## Task description
Where the records below show a line containing "Answer: -48584", start copying; end with the line containing "Let 2*h = m(-559), Y(b)", and copy it too.

(Collected data entries)

+ + + +

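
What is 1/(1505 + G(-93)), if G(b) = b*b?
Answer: 1/10154 ≈ 9.8483e-5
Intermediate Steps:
G(b) = b²
1/(1505 + G(-93)) = 1/(1505 + (-93)²) = 1/(1505 + 8649) = 1/10154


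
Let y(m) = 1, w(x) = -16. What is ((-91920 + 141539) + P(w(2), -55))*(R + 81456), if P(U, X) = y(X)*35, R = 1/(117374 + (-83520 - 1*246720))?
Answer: 430480638544165/106433 ≈ 4.0446e+9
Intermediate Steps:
R = -1/212866 (R = 1/(117374 + (-83520 - 246720)) = 1/(117374 - 330240) = 1/(-212866) = -1/212866 ≈ -4.6978e-6)
P(U, X) = 35 (P(U, X) = 1*35 = 35)
((-91920 + 141539) + P(w(2), -55))*(R + 81456) = ((-91920 + 141539) + 35)*(-1/212866 + 81456) = (49619 + 35)*(17339212895/212866) = 49654*(17339212895/212866) = 430480638544165/106433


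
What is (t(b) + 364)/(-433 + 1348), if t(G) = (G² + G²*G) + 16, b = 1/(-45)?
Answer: 34627544/83379375 ≈ 0.41530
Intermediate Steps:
b = -1/45 ≈ -0.022222
t(G) = 16 + G² + G³ (t(G) = (G² + G³) + 16 = 16 + G² + G³)
(t(b) + 364)/(-433 + 1348) = ((16 + (-1/45)² + (-1/45)³) + 364)/(-433 + 1348) = ((16 + 1/2025 - 1/91125) + 364)/915 = (1458044/91125 + 364)*(1/915) = (34627544/91125)*(1/915) = 34627544/83379375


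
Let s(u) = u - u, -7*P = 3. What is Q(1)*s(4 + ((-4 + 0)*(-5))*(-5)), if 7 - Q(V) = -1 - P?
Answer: 0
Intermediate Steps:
P = -3/7 (P = -1/7*3 = -3/7 ≈ -0.42857)
Q(V) = 53/7 (Q(V) = 7 - (-1 - 1*(-3/7)) = 7 - (-1 + 3/7) = 7 - 1*(-4/7) = 7 + 4/7 = 53/7)
s(u) = 0
Q(1)*s(4 + ((-4 + 0)*(-5))*(-5)) = (53/7)*0 = 0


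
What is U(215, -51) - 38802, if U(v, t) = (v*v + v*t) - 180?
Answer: -3722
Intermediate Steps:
U(v, t) = -180 + v**2 + t*v (U(v, t) = (v**2 + t*v) - 180 = -180 + v**2 + t*v)
U(215, -51) - 38802 = (-180 + 215**2 - 51*215) - 38802 = (-180 + 46225 - 10965) - 38802 = 35080 - 38802 = -3722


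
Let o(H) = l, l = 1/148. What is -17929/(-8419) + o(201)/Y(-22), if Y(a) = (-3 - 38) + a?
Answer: 167161577/78498756 ≈ 2.1295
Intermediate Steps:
l = 1/148 ≈ 0.0067568
o(H) = 1/148
Y(a) = -41 + a
-17929/(-8419) + o(201)/Y(-22) = -17929/(-8419) + 1/(148*(-41 - 22)) = -17929*(-1/8419) + (1/148)/(-63) = 17929/8419 + (1/148)*(-1/63) = 17929/8419 - 1/9324 = 167161577/78498756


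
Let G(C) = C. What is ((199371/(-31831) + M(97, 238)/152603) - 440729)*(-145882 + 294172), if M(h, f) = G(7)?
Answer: -317470239159153554970/4857506093 ≈ -6.5357e+10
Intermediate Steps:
M(h, f) = 7
((199371/(-31831) + M(97, 238)/152603) - 440729)*(-145882 + 294172) = ((199371/(-31831) + 7/152603) - 440729)*(-145882 + 294172) = ((199371*(-1/31831) + 7*(1/152603)) - 440729)*148290 = ((-199371/31831 + 7/152603) - 440729)*148290 = (-30424389896/4857506093 - 440729)*148290 = -2140874227251693/4857506093*148290 = -317470239159153554970/4857506093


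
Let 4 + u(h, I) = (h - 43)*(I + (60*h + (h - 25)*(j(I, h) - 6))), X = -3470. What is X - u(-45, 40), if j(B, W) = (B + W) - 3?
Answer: -151306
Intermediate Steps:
j(B, W) = -3 + B + W
u(h, I) = -4 + (-43 + h)*(I + 60*h + (-25 + h)*(-9 + I + h)) (u(h, I) = -4 + (h - 43)*(I + (60*h + (h - 25)*((-3 + I + h) - 6))) = -4 + (-43 + h)*(I + (60*h + (-25 + h)*(-9 + I + h))) = -4 + (-43 + h)*(I + 60*h + (-25 + h)*(-9 + I + h)))
X - u(-45, 40) = -3470 - (-9679 + (-45)³ - 893*(-45) - 17*(-45)² + 1032*40 + 40*(-45)² - 67*40*(-45)) = -3470 - (-9679 - 91125 + 40185 - 17*2025 + 41280 + 40*2025 + 120600) = -3470 - (-9679 - 91125 + 40185 - 34425 + 41280 + 81000 + 120600) = -3470 - 1*147836 = -3470 - 147836 = -151306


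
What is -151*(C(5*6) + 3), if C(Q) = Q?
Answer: -4983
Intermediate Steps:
-151*(C(5*6) + 3) = -151*(5*6 + 3) = -151*(30 + 3) = -151*33 = -4983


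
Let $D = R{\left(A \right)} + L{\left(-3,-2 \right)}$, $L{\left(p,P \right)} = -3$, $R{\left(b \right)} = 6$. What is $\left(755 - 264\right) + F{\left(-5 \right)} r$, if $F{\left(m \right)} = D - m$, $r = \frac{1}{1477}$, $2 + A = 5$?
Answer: $\frac{725215}{1477} \approx 491.01$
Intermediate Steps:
$A = 3$ ($A = -2 + 5 = 3$)
$r = \frac{1}{1477} \approx 0.00067705$
$D = 3$ ($D = 6 - 3 = 3$)
$F{\left(m \right)} = 3 - m$
$\left(755 - 264\right) + F{\left(-5 \right)} r = \left(755 - 264\right) + \left(3 - -5\right) \frac{1}{1477} = 491 + \left(3 + 5\right) \frac{1}{1477} = 491 + 8 \cdot \frac{1}{1477} = 491 + \frac{8}{1477} = \frac{725215}{1477}$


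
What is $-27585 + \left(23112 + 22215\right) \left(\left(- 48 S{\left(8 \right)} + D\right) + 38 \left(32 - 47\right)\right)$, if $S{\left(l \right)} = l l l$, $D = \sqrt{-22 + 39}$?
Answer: $-1139820327 + 45327 \sqrt{17} \approx -1.1396 \cdot 10^{9}$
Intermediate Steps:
$D = \sqrt{17} \approx 4.1231$
$S{\left(l \right)} = l^{3}$ ($S{\left(l \right)} = l^{2} l = l^{3}$)
$-27585 + \left(23112 + 22215\right) \left(\left(- 48 S{\left(8 \right)} + D\right) + 38 \left(32 - 47\right)\right) = -27585 + \left(23112 + 22215\right) \left(\left(- 48 \cdot 8^{3} + \sqrt{17}\right) + 38 \left(32 - 47\right)\right) = -27585 + 45327 \left(\left(\left(-48\right) 512 + \sqrt{17}\right) + 38 \left(-15\right)\right) = -27585 + 45327 \left(\left(-24576 + \sqrt{17}\right) - 570\right) = -27585 + 45327 \left(-25146 + \sqrt{17}\right) = -27585 - \left(1139792742 - 45327 \sqrt{17}\right) = -1139820327 + 45327 \sqrt{17}$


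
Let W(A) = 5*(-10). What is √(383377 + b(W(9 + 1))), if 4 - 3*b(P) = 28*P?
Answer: √383845 ≈ 619.55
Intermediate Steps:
W(A) = -50
b(P) = 4/3 - 28*P/3
√(383377 + b(W(9 + 1))) = √(383377 + (4/3 - 28/3*(-50))) = √(383377 + (4/3 + 1400/3)) = √(383377 + 468) = √383845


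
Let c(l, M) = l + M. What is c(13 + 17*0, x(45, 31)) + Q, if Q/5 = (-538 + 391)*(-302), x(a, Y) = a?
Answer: 222028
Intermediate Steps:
c(l, M) = M + l
Q = 221970 (Q = 5*((-538 + 391)*(-302)) = 5*(-147*(-302)) = 5*44394 = 221970)
c(13 + 17*0, x(45, 31)) + Q = (45 + (13 + 17*0)) + 221970 = (45 + (13 + 0)) + 221970 = (45 + 13) + 221970 = 58 + 221970 = 222028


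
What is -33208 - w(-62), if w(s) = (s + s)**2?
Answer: -48584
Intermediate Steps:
w(s) = 4*s**2 (w(s) = (2*s)**2 = 4*s**2)
-33208 - w(-62) = -33208 - 4*(-62)**2 = -33208 - 4*3844 = -33208 - 1*15376 = -33208 - 15376 = -48584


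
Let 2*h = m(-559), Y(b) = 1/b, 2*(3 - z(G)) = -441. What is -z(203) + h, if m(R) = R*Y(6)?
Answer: -3241/12 ≈ -270.08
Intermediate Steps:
z(G) = 447/2 (z(G) = 3 - ½*(-441) = 3 + 441/2 = 447/2)
m(R) = R/6
h = -559/12 (h = ((⅙)*(-559))/2 = (½)*(-559/6) = -559/12 ≈ -46.583)
-z(203) + h = -1*447/2 - 559/12 = -447/2 - 559/12 = -3241/12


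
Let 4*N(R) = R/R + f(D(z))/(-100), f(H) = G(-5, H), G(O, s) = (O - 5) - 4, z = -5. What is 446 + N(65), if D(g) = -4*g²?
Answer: 89257/200 ≈ 446.29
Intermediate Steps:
G(O, s) = -9 + O (G(O, s) = (-5 + O) - 4 = -9 + O)
f(H) = -14 (f(H) = -9 - 5 = -14)
N(R) = 57/200 (N(R) = (R/R - 14/(-100))/4 = (1 - 14*(-1/100))/4 = (1 + 7/50)/4 = (¼)*(57/50) = 57/200)
446 + N(65) = 446 + 57/200 = 89257/200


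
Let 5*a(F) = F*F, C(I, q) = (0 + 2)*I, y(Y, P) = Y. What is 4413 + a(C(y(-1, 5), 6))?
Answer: 22069/5 ≈ 4413.8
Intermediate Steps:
C(I, q) = 2*I
a(F) = F²/5 (a(F) = (F*F)/5 = F²/5)
4413 + a(C(y(-1, 5), 6)) = 4413 + (2*(-1))²/5 = 4413 + (⅕)*(-2)² = 4413 + (⅕)*4 = 4413 + ⅘ = 22069/5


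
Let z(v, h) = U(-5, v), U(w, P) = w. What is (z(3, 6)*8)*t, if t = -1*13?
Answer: 520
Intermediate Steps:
z(v, h) = -5
t = -13
(z(3, 6)*8)*t = -5*8*(-13) = -40*(-13) = 520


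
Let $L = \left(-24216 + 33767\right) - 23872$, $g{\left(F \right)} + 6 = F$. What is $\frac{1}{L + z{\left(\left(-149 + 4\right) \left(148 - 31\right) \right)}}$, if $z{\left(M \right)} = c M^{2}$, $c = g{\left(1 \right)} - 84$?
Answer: $- \frac{1}{25615213346} \approx -3.9039 \cdot 10^{-11}$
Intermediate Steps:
$g{\left(F \right)} = -6 + F$
$c = -89$ ($c = \left(-6 + 1\right) - 84 = -5 - 84 = -89$)
$L = -14321$ ($L = 9551 - 23872 = -14321$)
$z{\left(M \right)} = - 89 M^{2}$
$\frac{1}{L + z{\left(\left(-149 + 4\right) \left(148 - 31\right) \right)}} = \frac{1}{-14321 - 89 \left(\left(-149 + 4\right) \left(148 - 31\right)\right)^{2}} = \frac{1}{-14321 - 89 \left(\left(-145\right) 117\right)^{2}} = \frac{1}{-14321 - 89 \left(-16965\right)^{2}} = \frac{1}{-14321 - 25615199025} = \frac{1}{-25615213346} = - \frac{1}{25615213346}$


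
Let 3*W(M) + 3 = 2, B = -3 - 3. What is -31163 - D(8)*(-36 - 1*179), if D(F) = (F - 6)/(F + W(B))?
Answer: -715459/23 ≈ -31107.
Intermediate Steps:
B = -6
W(M) = -1/3 (W(M) = -1 + (1/3)*2 = -1 + 2/3 = -1/3)
D(F) = (-6 + F)/(-1/3 + F) (D(F) = (F - 6)/(F - 1/3) = (-6 + F)/(-1/3 + F))
-31163 - D(8)*(-36 - 1*179) = -31163 - 3*(-6 + 8)/(-1 + 3*8)*(-36 - 1*179) = -31163 - 3*2/(-1 + 24)*(-36 - 179) = -31163 - 3*2/23*(-215) = -31163 - 3*(1/23)*2*(-215) = -31163 - 6*(-215)/23 = -31163 - 1*(-1290/23) = -31163 + 1290/23 = -715459/23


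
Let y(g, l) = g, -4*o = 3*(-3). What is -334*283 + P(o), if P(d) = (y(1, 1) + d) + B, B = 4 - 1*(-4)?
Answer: -378043/4 ≈ -94511.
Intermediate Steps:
o = 9/4 (o = -3*(-3)/4 = -¼*(-9) = 9/4 ≈ 2.2500)
B = 8 (B = 4 + 4 = 8)
P(d) = 9 + d (P(d) = (1 + d) + 8 = 9 + d)
-334*283 + P(o) = -334*283 + (9 + 9/4) = -94522 + 45/4 = -378043/4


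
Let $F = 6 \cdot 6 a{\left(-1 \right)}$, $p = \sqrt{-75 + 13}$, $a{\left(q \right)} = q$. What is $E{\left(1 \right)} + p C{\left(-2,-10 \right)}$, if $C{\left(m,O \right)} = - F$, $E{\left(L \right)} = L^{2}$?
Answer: $1 + 36 i \sqrt{62} \approx 1.0 + 283.46 i$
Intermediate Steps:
$p = i \sqrt{62}$ ($p = \sqrt{-62} = i \sqrt{62} \approx 7.874 i$)
$F = -36$ ($F = 6 \cdot 6 \left(-1\right) = 36 \left(-1\right) = -36$)
$C{\left(m,O \right)} = 36$ ($C{\left(m,O \right)} = \left(-1\right) \left(-36\right) = 36$)
$E{\left(1 \right)} + p C{\left(-2,-10 \right)} = 1^{2} + i \sqrt{62} \cdot 36 = 1 + 36 i \sqrt{62}$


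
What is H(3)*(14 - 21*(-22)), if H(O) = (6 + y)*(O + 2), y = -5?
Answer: 2380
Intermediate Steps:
H(O) = 2 + O (H(O) = (6 - 5)*(O + 2) = 1*(2 + O) = 2 + O)
H(3)*(14 - 21*(-22)) = (2 + 3)*(14 - 21*(-22)) = 5*(14 + 462) = 5*476 = 2380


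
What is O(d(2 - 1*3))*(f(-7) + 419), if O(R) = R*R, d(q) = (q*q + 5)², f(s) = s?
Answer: 533952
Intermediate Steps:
d(q) = (5 + q²)² (d(q) = (q² + 5)² = (5 + q²)²)
O(R) = R²
O(d(2 - 1*3))*(f(-7) + 419) = ((5 + (2 - 1*3)²)²)²*(-7 + 419) = ((5 + (2 - 3)²)²)²*412 = ((5 + (-1)²)²)²*412 = ((5 + 1)²)²*412 = (6²)²*412 = 36²*412 = 1296*412 = 533952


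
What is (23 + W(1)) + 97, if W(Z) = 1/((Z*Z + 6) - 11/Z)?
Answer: 479/4 ≈ 119.75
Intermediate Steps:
W(Z) = 1/(6 + Z² - 11/Z) (W(Z) = 1/((Z² + 6) - 11/Z) = 1/((6 + Z²) - 11/Z) = 1/(6 + Z² - 11/Z))
(23 + W(1)) + 97 = (23 + 1/(-11 + 1³ + 6*1)) + 97 = (23 + 1/(-11 + 1 + 6)) + 97 = (23 + 1/(-4)) + 97 = (23 + 1*(-¼)) + 97 = (23 - ¼) + 97 = 91/4 + 97 = 479/4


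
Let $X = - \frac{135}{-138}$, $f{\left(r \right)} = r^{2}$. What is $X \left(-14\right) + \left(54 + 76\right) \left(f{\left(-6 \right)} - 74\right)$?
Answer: $- \frac{113935}{23} \approx -4953.7$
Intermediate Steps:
$X = \frac{45}{46}$ ($X = \left(-135\right) \left(- \frac{1}{138}\right) = \frac{45}{46} \approx 0.97826$)
$X \left(-14\right) + \left(54 + 76\right) \left(f{\left(-6 \right)} - 74\right) = \frac{45}{46} \left(-14\right) + \left(54 + 76\right) \left(\left(-6\right)^{2} - 74\right) = - \frac{315}{23} + 130 \left(36 - 74\right) = - \frac{315}{23} + 130 \left(-38\right) = - \frac{315}{23} - 4940 = - \frac{113935}{23}$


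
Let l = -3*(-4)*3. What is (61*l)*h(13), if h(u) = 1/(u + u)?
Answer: 1098/13 ≈ 84.462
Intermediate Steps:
h(u) = 1/(2*u)
l = 36 (l = 12*3 = 36)
(61*l)*h(13) = (61*36)*((½)/13) = 2196*((½)*(1/13)) = 2196*(1/26) = 1098/13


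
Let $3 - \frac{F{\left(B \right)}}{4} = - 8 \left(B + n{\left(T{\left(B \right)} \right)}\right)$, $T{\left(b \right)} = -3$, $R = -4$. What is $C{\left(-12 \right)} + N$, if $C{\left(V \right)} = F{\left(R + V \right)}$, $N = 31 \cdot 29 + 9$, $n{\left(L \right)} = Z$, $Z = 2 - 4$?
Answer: $344$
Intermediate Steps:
$Z = -2$
$n{\left(L \right)} = -2$
$N = 908$ ($N = 899 + 9 = 908$)
$F{\left(B \right)} = -52 + 32 B$ ($F{\left(B \right)} = 12 - 4 \left(- 8 \left(B - 2\right)\right) = 12 - 4 \left(- 8 \left(-2 + B\right)\right) = 12 - 4 \left(16 - 8 B\right) = 12 + \left(-64 + 32 B\right) = -52 + 32 B$)
$C{\left(V \right)} = -180 + 32 V$ ($C{\left(V \right)} = -52 + 32 \left(-4 + V\right) = -52 + \left(-128 + 32 V\right) = -180 + 32 V$)
$C{\left(-12 \right)} + N = \left(-180 + 32 \left(-12\right)\right) + 908 = \left(-180 - 384\right) + 908 = -564 + 908 = 344$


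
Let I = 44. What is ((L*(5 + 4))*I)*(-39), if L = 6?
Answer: -92664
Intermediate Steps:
((L*(5 + 4))*I)*(-39) = ((6*(5 + 4))*44)*(-39) = ((6*9)*44)*(-39) = (54*44)*(-39) = 2376*(-39) = -92664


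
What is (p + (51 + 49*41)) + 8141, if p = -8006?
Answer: 2195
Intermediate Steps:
(p + (51 + 49*41)) + 8141 = (-8006 + (51 + 49*41)) + 8141 = (-8006 + (51 + 2009)) + 8141 = (-8006 + 2060) + 8141 = -5946 + 8141 = 2195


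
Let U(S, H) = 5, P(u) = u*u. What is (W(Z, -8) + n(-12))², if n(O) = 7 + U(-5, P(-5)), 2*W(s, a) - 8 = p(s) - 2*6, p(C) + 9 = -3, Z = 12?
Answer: 16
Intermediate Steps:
P(u) = u²
p(C) = -12 (p(C) = -9 - 3 = -12)
W(s, a) = -8 (W(s, a) = 4 + (-12 - 2*6)/2 = 4 + (-12 - 12)/2 = 4 + (½)*(-24) = 4 - 12 = -8)
n(O) = 12 (n(O) = 7 + 5 = 12)
(W(Z, -8) + n(-12))² = (-8 + 12)² = 4² = 16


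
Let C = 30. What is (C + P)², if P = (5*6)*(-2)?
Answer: 900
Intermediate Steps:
P = -60 (P = 30*(-2) = -60)
(C + P)² = (30 - 60)² = (-30)² = 900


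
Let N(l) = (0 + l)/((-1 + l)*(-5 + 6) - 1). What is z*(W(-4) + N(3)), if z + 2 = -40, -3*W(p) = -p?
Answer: -70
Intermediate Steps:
W(p) = p/3 (W(p) = -(-1)*p/3 = p/3)
N(l) = l/(-2 + l) (N(l) = l/((-1 + l)*1 - 1) = l/((-1 + l) - 1) = l/(-2 + l))
z = -42 (z = -2 - 40 = -42)
z*(W(-4) + N(3)) = -42*((⅓)*(-4) + 3/(-2 + 3)) = -42*(-4/3 + 3/1) = -42*(-4/3 + 3*1) = -42*(-4/3 + 3) = -42*5/3 = -70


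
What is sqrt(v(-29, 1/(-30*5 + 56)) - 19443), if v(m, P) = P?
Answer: I*sqrt(171798442)/94 ≈ 139.44*I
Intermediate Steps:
sqrt(v(-29, 1/(-30*5 + 56)) - 19443) = sqrt(1/(-30*5 + 56) - 19443) = sqrt(1/(-150 + 56) - 19443) = sqrt(1/(-94) - 19443) = sqrt(-1/94 - 19443) = sqrt(-1827643/94) = I*sqrt(171798442)/94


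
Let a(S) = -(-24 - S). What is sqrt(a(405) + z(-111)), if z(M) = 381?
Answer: 9*sqrt(10) ≈ 28.461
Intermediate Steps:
a(S) = 24 + S
sqrt(a(405) + z(-111)) = sqrt((24 + 405) + 381) = sqrt(429 + 381) = sqrt(810) = 9*sqrt(10)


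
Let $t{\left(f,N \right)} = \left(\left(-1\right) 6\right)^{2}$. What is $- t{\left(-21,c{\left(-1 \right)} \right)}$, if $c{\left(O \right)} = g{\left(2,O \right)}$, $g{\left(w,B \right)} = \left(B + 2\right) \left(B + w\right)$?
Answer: $-36$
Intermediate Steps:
$g{\left(w,B \right)} = \left(2 + B\right) \left(B + w\right)$
$c{\left(O \right)} = 4 + O^{2} + 4 O$ ($c{\left(O \right)} = O^{2} + 2 O + 2 \cdot 2 + O 2 = O^{2} + 2 O + 4 + 2 O = 4 + O^{2} + 4 O$)
$t{\left(f,N \right)} = 36$ ($t{\left(f,N \right)} = \left(-6\right)^{2} = 36$)
$- t{\left(-21,c{\left(-1 \right)} \right)} = \left(-1\right) 36 = -36$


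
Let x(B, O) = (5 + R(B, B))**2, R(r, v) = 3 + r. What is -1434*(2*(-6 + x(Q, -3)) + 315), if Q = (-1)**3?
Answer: -575034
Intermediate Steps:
Q = -1
x(B, O) = (8 + B)**2 (x(B, O) = (5 + (3 + B))**2 = (8 + B)**2)
-1434*(2*(-6 + x(Q, -3)) + 315) = -1434*(2*(-6 + (8 - 1)**2) + 315) = -1434*(2*(-6 + 7**2) + 315) = -1434*(2*(-6 + 49) + 315) = -1434*(2*43 + 315) = -1434*(86 + 315) = -1434*401 = -575034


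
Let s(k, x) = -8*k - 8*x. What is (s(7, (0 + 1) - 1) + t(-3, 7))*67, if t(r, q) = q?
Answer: -3283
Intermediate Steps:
(s(7, (0 + 1) - 1) + t(-3, 7))*67 = ((-8*7 - 8*((0 + 1) - 1)) + 7)*67 = ((-56 - 8*(1 - 1)) + 7)*67 = ((-56 - 8*0) + 7)*67 = ((-56 + 0) + 7)*67 = (-56 + 7)*67 = -49*67 = -3283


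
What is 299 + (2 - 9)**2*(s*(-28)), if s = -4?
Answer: 5787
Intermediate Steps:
299 + (2 - 9)**2*(s*(-28)) = 299 + (2 - 9)**2*(-4*(-28)) = 299 + (-7)**2*112 = 299 + 49*112 = 299 + 5488 = 5787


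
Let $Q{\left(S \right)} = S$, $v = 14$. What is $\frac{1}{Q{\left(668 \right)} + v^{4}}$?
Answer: $\frac{1}{39084} \approx 2.5586 \cdot 10^{-5}$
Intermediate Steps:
$\frac{1}{Q{\left(668 \right)} + v^{4}} = \frac{1}{668 + 14^{4}} = \frac{1}{668 + 38416} = \frac{1}{39084}$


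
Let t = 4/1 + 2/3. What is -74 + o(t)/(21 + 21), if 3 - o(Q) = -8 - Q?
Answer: -9277/126 ≈ -73.627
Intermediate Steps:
t = 14/3 (t = 4*1 + 2*(⅓) = 4 + ⅔ = 14/3 ≈ 4.6667)
o(Q) = 11 + Q (o(Q) = 3 - (-8 - Q) = 3 + (8 + Q) = 11 + Q)
-74 + o(t)/(21 + 21) = -74 + (11 + 14/3)/(21 + 21) = -74 + (47/3)/42 = -74 + (1/42)*(47/3) = -74 + 47/126 = -9277/126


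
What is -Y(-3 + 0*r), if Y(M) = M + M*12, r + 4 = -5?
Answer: 39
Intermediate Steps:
r = -9 (r = -4 - 5 = -9)
Y(M) = 13*M (Y(M) = M + 12*M = 13*M)
-Y(-3 + 0*r) = -13*(-3 + 0*(-9)) = -13*(-3 + 0) = -13*(-3) = -1*(-39) = 39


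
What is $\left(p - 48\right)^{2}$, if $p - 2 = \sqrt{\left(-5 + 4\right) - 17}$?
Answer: $2098 - 276 i \sqrt{2} \approx 2098.0 - 390.32 i$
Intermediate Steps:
$p = 2 + 3 i \sqrt{2}$ ($p = 2 + \sqrt{\left(-5 + 4\right) - 17} = 2 + \sqrt{-1 - 17} = 2 + \sqrt{-18} = 2 + 3 i \sqrt{2} \approx 2.0 + 4.2426 i$)
$\left(p - 48\right)^{2} = \left(\left(2 + 3 i \sqrt{2}\right) - 48\right)^{2} = \left(-46 + 3 i \sqrt{2}\right)^{2}$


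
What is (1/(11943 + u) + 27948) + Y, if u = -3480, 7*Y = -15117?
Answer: 218247472/8463 ≈ 25788.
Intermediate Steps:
Y = -15117/7 (Y = (1/7)*(-15117) = -15117/7 ≈ -2159.6)
(1/(11943 + u) + 27948) + Y = (1/(11943 - 3480) + 27948) - 15117/7 = (1/8463 + 27948) - 15117/7 = 236523925/8463 - 15117/7 = 218247472/8463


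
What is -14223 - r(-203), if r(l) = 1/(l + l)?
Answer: -5774537/406 ≈ -14223.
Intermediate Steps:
r(l) = 1/(2*l)
-14223 - r(-203) = -14223 - 1/(2*(-203)) = -14223 - (-1)/(2*203) = -14223 - 1*(-1/406) = -14223 + 1/406 = -5774537/406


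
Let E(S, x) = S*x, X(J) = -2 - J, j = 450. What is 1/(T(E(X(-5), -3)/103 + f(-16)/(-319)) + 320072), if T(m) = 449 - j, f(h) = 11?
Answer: 1/320071 ≈ 3.1243e-6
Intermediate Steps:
T(m) = -1 (T(m) = 449 - 1*450 = 449 - 450 = -1)
1/(T(E(X(-5), -3)/103 + f(-16)/(-319)) + 320072) = 1/(-1 + 320072) = 1/320071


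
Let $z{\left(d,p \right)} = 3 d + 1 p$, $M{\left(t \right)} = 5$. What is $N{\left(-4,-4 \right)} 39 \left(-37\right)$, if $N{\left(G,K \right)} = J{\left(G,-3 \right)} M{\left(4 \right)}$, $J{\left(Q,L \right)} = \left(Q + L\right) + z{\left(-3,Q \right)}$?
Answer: $144300$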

+ + + +

## Your solution
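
Answer: -48584
Intermediate Steps:
w(s) = 4*s**2 (w(s) = (2*s)**2 = 4*s**2)
-33208 - w(-62) = -33208 - 4*(-62)**2 = -33208 - 4*3844 = -33208 - 1*15376 = -33208 - 15376 = -48584


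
Let 2*h = m(-559), Y(b) = 1/b, 2*(3 - z(G)) = -441. What is -z(203) + h, if m(R) = R*Y(6)?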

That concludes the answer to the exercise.